## EXERCISE BRIEF:
Would you write out all of the entries below, exactly as they stand?

(Saved data entries)
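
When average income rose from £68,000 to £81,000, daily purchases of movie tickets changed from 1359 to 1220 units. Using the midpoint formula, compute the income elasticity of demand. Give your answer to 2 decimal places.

ΔQ = -139, ΔI = 13000. Midpoints: Ī = 74,500, Q̄ = 1289.5.
ε_I = (ΔQ/ΔI)(Ī/Q̄) = (-139/13000)(74500/1289.5).

-0.62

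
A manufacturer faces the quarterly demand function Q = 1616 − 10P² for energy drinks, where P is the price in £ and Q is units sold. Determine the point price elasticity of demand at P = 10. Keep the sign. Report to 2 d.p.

At P = 10, Q = 616.
dQ/dP = −20P = -200.
ε = (dQ/dP)(P/Q) = (-200)(10/616).
|ε| > 1, so demand is elastic at this price.

-3.25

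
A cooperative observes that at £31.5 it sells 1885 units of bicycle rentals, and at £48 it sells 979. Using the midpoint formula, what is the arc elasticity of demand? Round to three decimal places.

-1.524

ΔQ = 979 − 1885 = -906; ΔP = 48 − 31.5 = 16.5.
Midpoints: P̄ = 39.75, Q̄ = 1432.0.
ε = (ΔQ/ΔP)(P̄/Q̄) = (-906/16.5)(39.75/1432.0).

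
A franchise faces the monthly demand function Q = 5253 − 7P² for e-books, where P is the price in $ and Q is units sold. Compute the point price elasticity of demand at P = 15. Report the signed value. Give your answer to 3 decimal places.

At P = 15, Q = 3678.
dQ/dP = −14P = -210.
ε = (dQ/dP)(P/Q) = (-210)(15/3678).

-0.856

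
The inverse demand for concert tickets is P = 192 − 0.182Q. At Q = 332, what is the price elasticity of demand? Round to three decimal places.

-2.178

At Q = 332, P = 192 − 0.182(332) = 131.58.
dP/dQ = −0.182, so dQ/dP = 1/(−0.182) = -5.495.
ε = (dQ/dP)(P/Q) = (-5.495)(131.58/332).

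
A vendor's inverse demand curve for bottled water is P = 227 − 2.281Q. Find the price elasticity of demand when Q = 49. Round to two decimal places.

-1.03

At Q = 49, P = 227 − 2.281(49) = 115.23.
dP/dQ = −2.281, so dQ/dP = 1/(−2.281) = -0.438.
ε = (dQ/dP)(P/Q) = (-0.438)(115.23/49).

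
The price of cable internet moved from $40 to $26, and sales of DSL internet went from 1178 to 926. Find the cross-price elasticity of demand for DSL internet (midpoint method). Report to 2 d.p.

ΔQ_x = 926 − 1178 = -252; ΔP_y = 26 − 40 = -14.
Midpoints: P̄_y = 33.00, Q̄_x = 1052.0.
ε_xy = (ΔQ_x/ΔP_y)(P̄_y/Q̄_x) = (-252/-14)(33.00/1052.0).

0.56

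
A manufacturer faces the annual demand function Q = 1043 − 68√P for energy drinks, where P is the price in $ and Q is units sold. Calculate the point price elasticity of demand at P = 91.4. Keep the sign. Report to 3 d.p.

At P = 91.4, Q = 392.897.
dQ/dP = −68/(2√P) = -3.556.
ε = (dQ/dP)(P/Q) = (-3.556)(91.4/392.897).

-0.827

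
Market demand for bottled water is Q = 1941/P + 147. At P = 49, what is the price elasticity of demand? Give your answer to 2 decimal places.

At P = 49, Q = 186.612.
dQ/dP = −1941/P² = -0.808.
ε = (dQ/dP)(P/Q) = (-0.808)(49/186.612).
|ε| < 1, so demand is inelastic at this price.

-0.21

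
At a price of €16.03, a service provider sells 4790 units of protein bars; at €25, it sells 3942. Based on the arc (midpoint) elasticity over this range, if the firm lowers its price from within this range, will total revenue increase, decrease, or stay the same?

decrease

Arc ε = (-848/8.97)(20.52/4366.0) ≈ -0.444.
|ε| = 0.44 < 1, so demand is inelastic. A price cut therefore reduces total revenue.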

## RESPONSE TO THIS TASK:
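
When average income rose from £68,000 to £81,000, daily purchases of movie tickets changed from 1359 to 1220 units. Using the midpoint formula, compute the income elasticity of demand. Give your answer to 2 decimal places.

ΔQ = -139, ΔI = 13000. Midpoints: Ī = 74,500, Q̄ = 1289.5.
ε_I = (ΔQ/ΔI)(Ī/Q̄) = (-139/13000)(74500/1289.5).

-0.62

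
A manufacturer faces the quarterly demand function Q = 1616 − 10P² for energy drinks, where P is the price in £ and Q is units sold. Determine the point price elasticity of demand at P = 10. Keep the sign. Report to 2 d.p.

At P = 10, Q = 616.
dQ/dP = −20P = -200.
ε = (dQ/dP)(P/Q) = (-200)(10/616).
|ε| > 1, so demand is elastic at this price.

-3.25

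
A cooperative observes that at £31.5 it sells 1885 units of bicycle rentals, and at £48 it sells 979. Using the midpoint formula, what is the arc elasticity of demand? Round to three decimal places.

-1.524

ΔQ = 979 − 1885 = -906; ΔP = 48 − 31.5 = 16.5.
Midpoints: P̄ = 39.75, Q̄ = 1432.0.
ε = (ΔQ/ΔP)(P̄/Q̄) = (-906/16.5)(39.75/1432.0).

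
A franchise faces the monthly demand function Q = 5253 − 7P² for e-books, where P is the price in $ and Q is units sold. Compute the point price elasticity of demand at P = 15. Report the signed value. Give your answer to 3 decimal places.

At P = 15, Q = 3678.
dQ/dP = −14P = -210.
ε = (dQ/dP)(P/Q) = (-210)(15/3678).

-0.856

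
The inverse demand for concert tickets is P = 192 − 0.182Q. At Q = 332, what is the price elasticity of demand? Round to three decimal places.

-2.178

At Q = 332, P = 192 − 0.182(332) = 131.58.
dP/dQ = −0.182, so dQ/dP = 1/(−0.182) = -5.495.
ε = (dQ/dP)(P/Q) = (-5.495)(131.58/332).

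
A vendor's inverse demand curve for bottled water is P = 227 − 2.281Q. Find the price elasticity of demand when Q = 49. Round to two decimal places.

-1.03

At Q = 49, P = 227 − 2.281(49) = 115.23.
dP/dQ = −2.281, so dQ/dP = 1/(−2.281) = -0.438.
ε = (dQ/dP)(P/Q) = (-0.438)(115.23/49).

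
The price of cable internet moved from $40 to $26, and sales of DSL internet went from 1178 to 926. Find the cross-price elasticity of demand for DSL internet (midpoint method). Report to 2 d.p.

ΔQ_x = 926 − 1178 = -252; ΔP_y = 26 − 40 = -14.
Midpoints: P̄_y = 33.00, Q̄_x = 1052.0.
ε_xy = (ΔQ_x/ΔP_y)(P̄_y/Q̄_x) = (-252/-14)(33.00/1052.0).

0.56

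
A manufacturer faces the annual demand function Q = 1043 − 68√P for energy drinks, where P is the price in $ and Q is units sold. Calculate the point price elasticity of demand at P = 91.4. Keep the sign. Report to 3 d.p.

At P = 91.4, Q = 392.897.
dQ/dP = −68/(2√P) = -3.556.
ε = (dQ/dP)(P/Q) = (-3.556)(91.4/392.897).

-0.827

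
Market demand for bottled water is Q = 1941/P + 147. At P = 49, what is the price elasticity of demand? Give your answer to 2 decimal places.

At P = 49, Q = 186.612.
dQ/dP = −1941/P² = -0.808.
ε = (dQ/dP)(P/Q) = (-0.808)(49/186.612).
|ε| < 1, so demand is inelastic at this price.

-0.21

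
At a price of €16.03, a service provider sells 4790 units of protein bars; at €25, it sells 3942. Based on the arc (midpoint) elasticity over this range, if the firm lowers its price from within this range, will total revenue increase, decrease, or stay the same?

decrease

Arc ε = (-848/8.97)(20.52/4366.0) ≈ -0.444.
|ε| = 0.44 < 1, so demand is inelastic. A price cut therefore reduces total revenue.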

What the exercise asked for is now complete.